Write out the complete data exactly as written.

○ ○ ○

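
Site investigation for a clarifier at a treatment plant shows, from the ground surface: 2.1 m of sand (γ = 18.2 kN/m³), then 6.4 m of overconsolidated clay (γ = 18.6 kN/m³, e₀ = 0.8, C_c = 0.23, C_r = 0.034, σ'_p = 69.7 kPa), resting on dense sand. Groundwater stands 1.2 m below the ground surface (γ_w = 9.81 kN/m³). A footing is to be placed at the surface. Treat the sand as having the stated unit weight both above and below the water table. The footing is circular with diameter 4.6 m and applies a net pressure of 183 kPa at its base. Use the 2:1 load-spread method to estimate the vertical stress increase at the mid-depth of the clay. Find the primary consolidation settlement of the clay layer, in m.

S_c ≈ 0.128 m

Mid-depth of clay below the ground surface: z = 2.1 + 6.4/2 = 5.3 m.
Total vertical stress at mid-clay: σ_v = 18.2×2.1 + 18.6×3.2 = 97.74 kPa.
Pore pressure: u = 9.81×(5.3 − 1.2) = 40.221 kPa.
Initial effective stress: σ'_0 = σ_v − u = 97.74 − 40.221 = 57.519 kPa.
Stress increase at mid-clay by the 2:1 spreading method:
Δσ ≈ qD²/(D+z)² = 183×4.6²/(4.6+5.3)² = 39.509 kPa
Final effective stress: σ'_f = 57.519 + 39.509 = 97.028 kPa.
σ'_f = 97.028 > σ'_p = 69.7 kPa, so the stress path crosses the preconsolidation pressure — recompression up to σ'_p, then virgin compression beyond:
S_c = H/(1+e₀)·[C_r·log₁₀(σ'_p/σ'_0) + C_c·log₁₀(σ'_f/σ'_p)]
    = 6.4/1.8 × [0.034×log₁₀(69.7/57.519) + 0.23×log₁₀(97.028/69.7)]
    = 3.5556 × [0.0028363 + 0.033043] = 0.1276 m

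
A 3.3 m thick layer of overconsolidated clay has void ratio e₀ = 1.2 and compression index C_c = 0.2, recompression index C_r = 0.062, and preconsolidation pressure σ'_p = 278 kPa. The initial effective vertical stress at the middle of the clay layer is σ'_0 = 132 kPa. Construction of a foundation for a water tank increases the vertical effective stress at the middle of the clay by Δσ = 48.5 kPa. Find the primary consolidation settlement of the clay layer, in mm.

S_c ≈ 12.6 mm

Final effective stress: σ'_f = 132 + 48.5 = 180.5 kPa.
σ'_f = 180.5 ≤ σ'_p = 278 kPa, so the clay remains overconsolidated and only the recompression index applies:
S_c = C_r·H/(1+e₀)·log₁₀(σ'_f/σ'_0) = 0.062×3.3/2.2×log₁₀(180.5/132)
    = 0.093 × 0.1359 = 0.01264 m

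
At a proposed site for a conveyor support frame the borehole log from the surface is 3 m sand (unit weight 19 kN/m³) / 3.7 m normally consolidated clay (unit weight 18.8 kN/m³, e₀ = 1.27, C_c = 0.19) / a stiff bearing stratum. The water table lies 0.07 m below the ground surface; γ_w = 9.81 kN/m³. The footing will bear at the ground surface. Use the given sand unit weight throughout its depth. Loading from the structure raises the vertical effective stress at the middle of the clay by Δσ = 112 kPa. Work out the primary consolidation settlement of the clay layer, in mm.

S_c ≈ 168 mm

Mid-depth of clay below the ground surface: z = 3 + 3.7/2 = 4.85 m.
Total vertical stress at mid-clay: σ_v = 19×3 + 18.8×1.85 = 91.78 kPa.
Pore pressure: u = 9.81×(4.85 − 0.07) = 46.892 kPa.
Initial effective stress: σ'_0 = σ_v − u = 91.78 − 46.892 = 44.888 kPa.
Final effective stress: σ'_f = σ'_0 + Δσ = 44.888 + 112 = 156.89 kPa.
Normally consolidated clay, so the full stress increment lies on the virgin compression line:
S_c = C_c·H/(1+e₀)·log₁₀(σ'_f/σ'_0) = 0.19×3.7/(1+1.27)×log₁₀(156.89/44.888)
    = 0.30969 × 0.54347 = 0.1683 m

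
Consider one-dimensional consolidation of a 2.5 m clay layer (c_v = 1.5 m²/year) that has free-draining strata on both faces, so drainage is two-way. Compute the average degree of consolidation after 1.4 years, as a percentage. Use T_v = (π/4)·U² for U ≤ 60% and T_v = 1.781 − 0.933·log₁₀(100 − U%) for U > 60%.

Drainage path length: H_d = H/2 = 1.25 m (double drainage).
T_v = c_v·t/H_d² = 1.5×1.4/1.25² = 1.344.
T_v = 1.344 corresponds to the U > 60% branch:
U = 1 − 10^((1.781 − T_v)/0.933)/100 = 0.9706

U ≈ 97.1 %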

○ ○ ○

**EXPECTED OUTPUT:**
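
Site investigation for a clarifier at a treatment plant shows, from the ground surface: 2.1 m of sand (γ = 18.2 kN/m³), then 6.4 m of overconsolidated clay (γ = 18.6 kN/m³, e₀ = 0.8, C_c = 0.23, C_r = 0.034, σ'_p = 69.7 kPa), resting on dense sand. Groundwater stands 1.2 m below the ground surface (γ_w = 9.81 kN/m³). A footing is to be placed at the surface. Treat the sand as having the stated unit weight both above and below the water table. The footing is circular with diameter 4.6 m and applies a net pressure of 183 kPa at its base. Use the 2:1 load-spread method to estimate the vertical stress increase at the mid-depth of the clay. Find the primary consolidation settlement of the clay layer, in m.

S_c ≈ 0.128 m

Mid-depth of clay below the ground surface: z = 2.1 + 6.4/2 = 5.3 m.
Total vertical stress at mid-clay: σ_v = 18.2×2.1 + 18.6×3.2 = 97.74 kPa.
Pore pressure: u = 9.81×(5.3 − 1.2) = 40.221 kPa.
Initial effective stress: σ'_0 = σ_v − u = 97.74 − 40.221 = 57.519 kPa.
Stress increase at mid-clay by the 2:1 spreading method:
Δσ ≈ qD²/(D+z)² = 183×4.6²/(4.6+5.3)² = 39.509 kPa
Final effective stress: σ'_f = 57.519 + 39.509 = 97.028 kPa.
σ'_f = 97.028 > σ'_p = 69.7 kPa, so the stress path crosses the preconsolidation pressure — recompression up to σ'_p, then virgin compression beyond:
S_c = H/(1+e₀)·[C_r·log₁₀(σ'_p/σ'_0) + C_c·log₁₀(σ'_f/σ'_p)]
    = 6.4/1.8 × [0.034×log₁₀(69.7/57.519) + 0.23×log₁₀(97.028/69.7)]
    = 3.5556 × [0.0028363 + 0.033043] = 0.1276 m

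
A 3.3 m thick layer of overconsolidated clay has void ratio e₀ = 1.2 and compression index C_c = 0.2, recompression index C_r = 0.062, and preconsolidation pressure σ'_p = 278 kPa. The initial effective vertical stress at the middle of the clay layer is σ'_0 = 132 kPa. Construction of a foundation for a water tank increases the vertical effective stress at the middle of the clay by Δσ = 48.5 kPa. Find the primary consolidation settlement of the clay layer, in mm.

S_c ≈ 12.6 mm

Final effective stress: σ'_f = 132 + 48.5 = 180.5 kPa.
σ'_f = 180.5 ≤ σ'_p = 278 kPa, so the clay remains overconsolidated and only the recompression index applies:
S_c = C_r·H/(1+e₀)·log₁₀(σ'_f/σ'_0) = 0.062×3.3/2.2×log₁₀(180.5/132)
    = 0.093 × 0.1359 = 0.01264 m

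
At a proposed site for a conveyor support frame the borehole log from the surface is 3 m sand (unit weight 19 kN/m³) / 3.7 m normally consolidated clay (unit weight 18.8 kN/m³, e₀ = 1.27, C_c = 0.19) / a stiff bearing stratum. The water table lies 0.07 m below the ground surface; γ_w = 9.81 kN/m³. The footing will bear at the ground surface. Use the given sand unit weight throughout its depth. Loading from the structure raises the vertical effective stress at the middle of the clay by Δσ = 112 kPa. Work out the primary consolidation settlement of the clay layer, in mm.

S_c ≈ 168 mm

Mid-depth of clay below the ground surface: z = 3 + 3.7/2 = 4.85 m.
Total vertical stress at mid-clay: σ_v = 19×3 + 18.8×1.85 = 91.78 kPa.
Pore pressure: u = 9.81×(4.85 − 0.07) = 46.892 kPa.
Initial effective stress: σ'_0 = σ_v − u = 91.78 − 46.892 = 44.888 kPa.
Final effective stress: σ'_f = σ'_0 + Δσ = 44.888 + 112 = 156.89 kPa.
Normally consolidated clay, so the full stress increment lies on the virgin compression line:
S_c = C_c·H/(1+e₀)·log₁₀(σ'_f/σ'_0) = 0.19×3.7/(1+1.27)×log₁₀(156.89/44.888)
    = 0.30969 × 0.54347 = 0.1683 m

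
Consider one-dimensional consolidation of a 2.5 m clay layer (c_v = 1.5 m²/year) that has free-draining strata on both faces, so drainage is two-way. Compute the average degree of consolidation after 1.4 years, as a percentage. Use T_v = (π/4)·U² for U ≤ 60% and T_v = 1.781 − 0.933·log₁₀(100 − U%) for U > 60%.

Drainage path length: H_d = H/2 = 1.25 m (double drainage).
T_v = c_v·t/H_d² = 1.5×1.4/1.25² = 1.344.
T_v = 1.344 corresponds to the U > 60% branch:
U = 1 − 10^((1.781 − T_v)/0.933)/100 = 0.9706

U ≈ 97.1 %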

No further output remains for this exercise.